[Stored entries]

((

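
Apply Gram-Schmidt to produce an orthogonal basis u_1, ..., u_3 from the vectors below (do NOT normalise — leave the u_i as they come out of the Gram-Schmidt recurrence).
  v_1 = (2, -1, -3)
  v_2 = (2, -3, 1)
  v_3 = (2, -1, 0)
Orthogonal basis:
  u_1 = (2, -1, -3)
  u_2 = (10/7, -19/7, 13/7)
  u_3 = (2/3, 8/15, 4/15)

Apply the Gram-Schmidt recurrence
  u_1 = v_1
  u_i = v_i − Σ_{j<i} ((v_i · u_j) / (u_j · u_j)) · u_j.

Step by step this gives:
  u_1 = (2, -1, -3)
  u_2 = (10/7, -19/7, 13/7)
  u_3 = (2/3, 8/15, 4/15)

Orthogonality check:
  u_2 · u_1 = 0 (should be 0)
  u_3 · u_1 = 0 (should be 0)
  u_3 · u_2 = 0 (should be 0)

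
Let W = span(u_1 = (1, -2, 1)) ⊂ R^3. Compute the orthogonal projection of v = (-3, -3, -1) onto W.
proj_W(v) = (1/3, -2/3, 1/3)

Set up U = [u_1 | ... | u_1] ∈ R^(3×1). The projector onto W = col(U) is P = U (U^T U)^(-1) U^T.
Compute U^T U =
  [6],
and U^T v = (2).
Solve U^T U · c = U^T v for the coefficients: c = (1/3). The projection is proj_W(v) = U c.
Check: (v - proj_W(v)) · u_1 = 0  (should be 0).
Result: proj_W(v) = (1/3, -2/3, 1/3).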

))

TASK DETAILS. Please write out the records from above, keeping every line exact.

THE COMPLETED TASK.
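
Apply Gram-Schmidt to produce an orthogonal basis u_1, ..., u_3 from the vectors below (do NOT normalise — leave the u_i as they come out of the Gram-Schmidt recurrence).
  v_1 = (2, -1, -3)
  v_2 = (2, -3, 1)
  v_3 = (2, -1, 0)
Orthogonal basis:
  u_1 = (2, -1, -3)
  u_2 = (10/7, -19/7, 13/7)
  u_3 = (2/3, 8/15, 4/15)

Apply the Gram-Schmidt recurrence
  u_1 = v_1
  u_i = v_i − Σ_{j<i} ((v_i · u_j) / (u_j · u_j)) · u_j.

Step by step this gives:
  u_1 = (2, -1, -3)
  u_2 = (10/7, -19/7, 13/7)
  u_3 = (2/3, 8/15, 4/15)

Orthogonality check:
  u_2 · u_1 = 0 (should be 0)
  u_3 · u_1 = 0 (should be 0)
  u_3 · u_2 = 0 (should be 0)

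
Let W = span(u_1 = (1, -2, 1)) ⊂ R^3. Compute the orthogonal projection of v = (-3, -3, -1) onto W.
proj_W(v) = (1/3, -2/3, 1/3)

Set up U = [u_1 | ... | u_1] ∈ R^(3×1). The projector onto W = col(U) is P = U (U^T U)^(-1) U^T.
Compute U^T U =
  [6],
and U^T v = (2).
Solve U^T U · c = U^T v for the coefficients: c = (1/3). The projection is proj_W(v) = U c.
Check: (v - proj_W(v)) · u_1 = 0  (should be 0).
Result: proj_W(v) = (1/3, -2/3, 1/3).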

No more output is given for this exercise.